- AIM OF THE EXERCISE:
Find and copy every line in the records that includes the string "adjacent".
◆ ◆ ◆ ◆ ◆ ◆ ◆
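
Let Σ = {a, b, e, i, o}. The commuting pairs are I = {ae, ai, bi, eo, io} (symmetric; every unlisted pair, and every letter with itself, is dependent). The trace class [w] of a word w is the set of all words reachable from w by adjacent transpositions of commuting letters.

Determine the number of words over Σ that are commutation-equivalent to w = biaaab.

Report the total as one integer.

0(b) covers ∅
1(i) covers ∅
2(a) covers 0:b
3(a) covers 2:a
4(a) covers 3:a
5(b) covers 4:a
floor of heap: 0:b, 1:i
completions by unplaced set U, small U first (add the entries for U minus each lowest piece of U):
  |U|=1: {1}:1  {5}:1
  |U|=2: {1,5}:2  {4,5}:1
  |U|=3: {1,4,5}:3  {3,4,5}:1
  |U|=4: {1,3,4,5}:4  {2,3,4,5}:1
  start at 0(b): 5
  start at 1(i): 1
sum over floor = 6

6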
◆ ◆ ◆ ◆ ◆ ◆ ◆
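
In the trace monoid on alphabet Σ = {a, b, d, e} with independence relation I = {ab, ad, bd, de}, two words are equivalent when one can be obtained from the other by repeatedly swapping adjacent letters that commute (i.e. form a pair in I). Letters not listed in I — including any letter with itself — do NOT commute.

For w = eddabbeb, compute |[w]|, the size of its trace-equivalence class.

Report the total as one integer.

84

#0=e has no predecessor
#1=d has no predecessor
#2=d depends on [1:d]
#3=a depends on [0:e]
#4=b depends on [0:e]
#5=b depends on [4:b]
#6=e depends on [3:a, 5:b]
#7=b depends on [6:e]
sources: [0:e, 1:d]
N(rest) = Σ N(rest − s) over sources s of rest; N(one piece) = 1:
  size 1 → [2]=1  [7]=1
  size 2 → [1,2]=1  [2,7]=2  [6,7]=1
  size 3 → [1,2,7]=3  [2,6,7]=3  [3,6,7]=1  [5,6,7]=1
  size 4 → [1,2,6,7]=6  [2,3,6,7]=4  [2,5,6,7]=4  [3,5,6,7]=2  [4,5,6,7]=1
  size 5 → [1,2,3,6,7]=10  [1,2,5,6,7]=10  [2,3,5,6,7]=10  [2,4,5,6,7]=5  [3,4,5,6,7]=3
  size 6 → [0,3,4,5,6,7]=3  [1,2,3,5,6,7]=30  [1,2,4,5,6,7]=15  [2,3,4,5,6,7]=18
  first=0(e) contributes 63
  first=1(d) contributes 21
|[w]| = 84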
◆ ◆ ◆ ◆ ◆ ◆ ◆
- TASK OUTPUT:
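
Let Σ = {a, b, e, i, o}. The commuting pairs are I = {ae, ai, bi, eo, io} (symmetric; every unlisted pair, and every letter with itself, is dependent). The trace class [w] of a word w is the set of all words reachable from w by adjacent transpositions of commuting letters.
In the trace monoid on alphabet Σ = {a, b, d, e} with independence relation I = {ab, ad, bd, de}, two words are equivalent when one can be obtained from the other by repeatedly swapping adjacent letters that commute (i.e. form a pair in I). Letters not listed in I — including any letter with itself — do NOT commute.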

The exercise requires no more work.